■ **REQUIRED ACTION**
Output exactly the lines below, starting with the line that has "Which of these" and going on through the line that has "(e) The broth froze.", both included, and no other lines.

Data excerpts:
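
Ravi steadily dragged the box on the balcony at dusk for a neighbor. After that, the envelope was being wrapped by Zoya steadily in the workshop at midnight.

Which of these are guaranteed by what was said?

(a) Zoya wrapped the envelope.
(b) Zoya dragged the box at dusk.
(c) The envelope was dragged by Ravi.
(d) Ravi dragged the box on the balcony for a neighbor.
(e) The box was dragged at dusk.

(d), (e)

(a) Not entailed — 'was wrapping' is progressive on an accomplishment; it does not entail the completed 'wrapped'.
(b) Not entailed — the passage has Ravi dragging the box, not Zoya.
(c) Not entailed — Ravi dragged the box, not the envelope; the envelope belongs to the wrapping event.
(d) Entailed — every conjunct here is already in the original dragging event.
(e) Entailed — this follows by dropping conjuncts from the dragging event's description.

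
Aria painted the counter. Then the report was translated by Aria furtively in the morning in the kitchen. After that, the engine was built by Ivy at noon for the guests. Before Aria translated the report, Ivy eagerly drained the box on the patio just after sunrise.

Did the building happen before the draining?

no

The narrative orders the draining before the building.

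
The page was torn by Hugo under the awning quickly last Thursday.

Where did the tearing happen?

under the awning

'under the awning' marks the location of the tearing event.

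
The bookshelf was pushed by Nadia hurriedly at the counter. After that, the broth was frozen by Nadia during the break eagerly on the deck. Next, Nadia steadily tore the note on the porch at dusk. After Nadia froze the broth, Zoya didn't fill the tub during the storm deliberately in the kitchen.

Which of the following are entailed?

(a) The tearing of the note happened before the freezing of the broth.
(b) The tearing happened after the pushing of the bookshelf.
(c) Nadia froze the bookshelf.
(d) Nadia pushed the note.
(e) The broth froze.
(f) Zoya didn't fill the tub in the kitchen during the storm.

(a) Not entailed — the narrative places the freezing before the tearing, not after.
(b) Entailed — the narrative places the pushing before the tearing.
(c) Not entailed — Nadia froze the broth, not the bookshelf; the bookshelf belongs to the pushing event.
(d) Not entailed — Nadia pushed the bookshelf, not the note; the note belongs to the tearing event.
(e) Entailed — 'Nadia froze the broth' is causative; it entails the inchoative 'the broth froze'.
(f) Not entailed — dropping 'deliberately' under negation is not valid — the original leaves open that Zoya filled the tub some other way.

(b), (e)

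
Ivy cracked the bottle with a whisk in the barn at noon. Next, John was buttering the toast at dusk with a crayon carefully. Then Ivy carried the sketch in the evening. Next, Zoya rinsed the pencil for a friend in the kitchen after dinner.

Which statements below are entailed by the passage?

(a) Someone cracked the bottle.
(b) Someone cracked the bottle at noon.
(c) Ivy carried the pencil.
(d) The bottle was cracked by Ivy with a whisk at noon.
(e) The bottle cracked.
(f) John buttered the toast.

(a), (b), (d), (e)

(a) Entailed — dropping 'at noon', 'with a whisk', 'in the barn' and generalizing the agent leaves a sub-description the original still satisfies.
(b) Entailed — every conjunct here is already in the original cracking event.
(c) Not entailed — Ivy carried the sketch, not the pencil; the pencil belongs to the rinsing event.
(d) Entailed — this follows by dropping conjuncts from the cracking event's description.
(e) Entailed — 'Ivy cracked the bottle' is causative; it entails the inchoative 'the bottle cracked'.
(f) Not entailed — 'was buttering' is progressive on an accomplishment; it does not entail the completed 'buttered'.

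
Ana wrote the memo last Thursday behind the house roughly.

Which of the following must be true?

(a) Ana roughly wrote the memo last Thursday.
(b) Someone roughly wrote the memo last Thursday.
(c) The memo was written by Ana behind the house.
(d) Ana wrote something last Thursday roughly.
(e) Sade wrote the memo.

(a) Entailed — the original entails any weakening of itself; this just drops 'behind the house'.
(b) Entailed — dropping 'behind the house' and generalizing the agent leaves a sub-description the original still satisfies.
(c) Entailed — every conjunct here is already in the original writing event.
(d) Entailed — dropping 'behind the house' and generalizing the patient leaves a sub-description the original still satisfies.
(e) Not entailed — the passage has Ana writing the memo, not Sade.

(a), (b), (c), (d)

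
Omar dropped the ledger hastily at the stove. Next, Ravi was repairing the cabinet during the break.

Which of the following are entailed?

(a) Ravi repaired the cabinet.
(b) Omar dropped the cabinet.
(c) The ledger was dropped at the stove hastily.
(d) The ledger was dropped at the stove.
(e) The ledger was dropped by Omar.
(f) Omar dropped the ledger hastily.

(a) Not entailed — 'was repairing' is progressive on an accomplishment; it does not entail the completed 'repaired'.
(b) Not entailed — Omar dropped the ledger, not the cabinet; the cabinet belongs to the repairing event.
(c) Entailed — generalizing the agent leaves a sub-description the original still satisfies.
(d) Entailed — dropping 'hastily' and generalizing the agent leaves a sub-description the original still satisfies.
(e) Entailed — every conjunct here is already in the original dropping event.
(f) Entailed — dropping 'at the stove' leaves a sub-description the original still satisfies.

(c), (d), (e), (f)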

■ **REPLY TO THE TASK**
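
Which of these are guaranteed by what was said?

(a) Zoya wrapped the envelope.
(b) Zoya dragged the box at dusk.
(c) The envelope was dragged by Ravi.
(d) Ravi dragged the box on the balcony for a neighbor.
(e) The box was dragged at dusk.

(d), (e)

(a) Not entailed — 'was wrapping' is progressive on an accomplishment; it does not entail the completed 'wrapped'.
(b) Not entailed — the passage has Ravi dragging the box, not Zoya.
(c) Not entailed — Ravi dragged the box, not the envelope; the envelope belongs to the wrapping event.
(d) Entailed — every conjunct here is already in the original dragging event.
(e) Entailed — this follows by dropping conjuncts from the dragging event's description.

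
Aria painted the counter. Then the report was translated by Aria furtively in the morning in the kitchen. After that, the engine was built by Ivy at noon for the guests. Before Aria translated the report, Ivy eagerly drained the box on the patio just after sunrise.

Did the building happen before the draining?

no

The narrative orders the draining before the building.

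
The page was torn by Hugo under the awning quickly last Thursday.

Where did the tearing happen?

under the awning

'under the awning' marks the location of the tearing event.

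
The bookshelf was pushed by Nadia hurriedly at the counter. After that, the broth was frozen by Nadia during the break eagerly on the deck. Next, Nadia steadily tore the note on the porch at dusk. After Nadia froze the broth, Zoya didn't fill the tub during the storm deliberately in the kitchen.

Which of the following are entailed?

(a) The tearing of the note happened before the freezing of the broth.
(b) The tearing happened after the pushing of the bookshelf.
(c) Nadia froze the bookshelf.
(d) Nadia pushed the note.
(e) The broth froze.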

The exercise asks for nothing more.